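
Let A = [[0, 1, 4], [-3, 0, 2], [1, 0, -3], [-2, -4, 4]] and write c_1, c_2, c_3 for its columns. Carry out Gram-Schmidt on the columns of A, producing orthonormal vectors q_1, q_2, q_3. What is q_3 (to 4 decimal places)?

c_1 = (0, -3, 1, -2); ‖c_1‖ = 3.7417, so q_1 = (0.0000, -0.8018, 0.2673, -0.5345).
q_1·c_2 = 0.0000·1 + (-0.8018)·0 + 0.2673·0 + (-0.5345)·(-4) = 2.1381.
u_2 = c_2 − 2.1381·q_1 = (1.0000, 1.7143, -0.5714, -2.8571).
‖u_2‖ = 3.5254, so q_2 = (0.2837, 0.4863, -0.1621, -0.8104).
q_1·c_3 = 0.0000·4 + (-0.8018)·2 + 0.2673·(-3) + (-0.5345)·4 = -4.5434; q_2·c_3 = 0.2837·4 + 0.4863·2 + (-0.1621)·(-3) + (-0.8104)·4 = -0.6484.
u_3 = c_3 + 4.5434·q_1 + 0.6484·q_2 = (4.1839, -1.3276, -1.8908, 1.0460).
‖u_3‖ = 4.8925, so q_3 = (0.8552, -0.2714, -0.3865, 0.2138).

q_3 = (0.8552, -0.2714, -0.3865, 0.2138)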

→ **What needs to be done**
Retype the entries one by one, exactly.

→ **Exercise output**
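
Let A = [[0, 1, 4], [-3, 0, 2], [1, 0, -3], [-2, -4, 4]] and write c_1, c_2, c_3 for its columns. Carry out Gram-Schmidt on the columns of A, producing orthonormal vectors q_1, q_2, q_3. What is q_3 (to 4 decimal places)?

c_1 = (0, -3, 1, -2); ‖c_1‖ = 3.7417, so q_1 = (0.0000, -0.8018, 0.2673, -0.5345).
q_1·c_2 = 0.0000·1 + (-0.8018)·0 + 0.2673·0 + (-0.5345)·(-4) = 2.1381.
u_2 = c_2 − 2.1381·q_1 = (1.0000, 1.7143, -0.5714, -2.8571).
‖u_2‖ = 3.5254, so q_2 = (0.2837, 0.4863, -0.1621, -0.8104).
q_1·c_3 = 0.0000·4 + (-0.8018)·2 + 0.2673·(-3) + (-0.5345)·4 = -4.5434; q_2·c_3 = 0.2837·4 + 0.4863·2 + (-0.1621)·(-3) + (-0.8104)·4 = -0.6484.
u_3 = c_3 + 4.5434·q_1 + 0.6484·q_2 = (4.1839, -1.3276, -1.8908, 1.0460).
‖u_3‖ = 4.8925, so q_3 = (0.8552, -0.2714, -0.3865, 0.2138).

q_3 = (0.8552, -0.2714, -0.3865, 0.2138)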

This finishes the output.